- **YOUR GOAL**:
Given the records below, pull every line with the word "Advertising" into the answer.

*****

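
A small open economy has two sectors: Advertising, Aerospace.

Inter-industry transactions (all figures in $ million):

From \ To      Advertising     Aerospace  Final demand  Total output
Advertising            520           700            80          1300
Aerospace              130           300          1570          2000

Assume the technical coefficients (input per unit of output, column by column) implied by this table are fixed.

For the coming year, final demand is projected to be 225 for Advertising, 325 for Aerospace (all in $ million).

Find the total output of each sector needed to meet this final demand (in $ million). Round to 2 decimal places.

x_1 = 642.11, x_2 = 457.89

Technical coefficients a_ij = z_ij / X_j:
  a_11 = 520/1300 = 0.40, a_21 = 130/1300 = 0.10
  a_12 = 700/2000 = 0.35, a_22 = 300/2000 = 0.15
I − A =
  [   0.60    -0.35]
  [  -0.10     0.85]
det(I−A) = (0.60)(0.85) − (-0.35)(-0.10) = 0.4750
adj(I−A) = [[0.85, 0.35], [0.10, 0.60]]
(I − A)⁻¹ = adj(I−A) / det(I−A) ≈
  [   1.7895     0.7368]
  [   0.2105     1.2632]
x = (I − A)⁻¹ d = adj(I−A)·d / det(I−A), with det(I−A) = 0.4750:
  x_1 = (0.85·225 + 0.35·325) / 0.4750 = 305.00 / 0.4750 ≈ 642.11
  x_2 = (0.10·225 + 0.60·325) / 0.4750 = 217.50 / 0.4750 ≈ 457.89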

*****

- **PROBLEM SOLUTION**:
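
A small open economy has two sectors: Advertising, Aerospace.
From \ To      Advertising     Aerospace  Final demand  Total output
Advertising            520           700            80          1300
For the coming year, final demand is projected to be 225 for Advertising, 325 for Aerospace (all in $ million).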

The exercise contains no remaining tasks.